REQUIRED ACTION » Give every entry again, word for word and in full.

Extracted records
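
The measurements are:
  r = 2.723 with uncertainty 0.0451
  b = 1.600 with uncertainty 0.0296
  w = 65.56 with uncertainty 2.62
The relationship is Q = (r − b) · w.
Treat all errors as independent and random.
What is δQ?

Let u = r − b = 1.123. δu = √(δr² + δb²) = √(0.00203 + 0.000876) = 0.0539, so δu/u = 0.0480.
Q is then a monomial in u, w:
δQ/Q = √((δu/u)² + (1·δw/w)²) = √(0.00231 + 0.00160) = 0.0625
Q = 73.62, so δQ = 0.0625 × 73.62 = 4.60.

4.60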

ANSWER BOX »
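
The measurements are:
  r = 2.723 with uncertainty 0.0451
  b = 1.600 with uncertainty 0.0296
  w = 65.56 with uncertainty 2.62
The relationship is Q = (r − b) · w.
Treat all errors as independent and random.
What is δQ?

Let u = r − b = 1.123. δu = √(δr² + δb²) = √(0.00203 + 0.000876) = 0.0539, so δu/u = 0.0480.
Q is then a monomial in u, w:
δQ/Q = √((δu/u)² + (1·δw/w)²) = √(0.00231 + 0.00160) = 0.0625
Q = 73.62, so δQ = 0.0625 × 73.62 = 4.60.

4.60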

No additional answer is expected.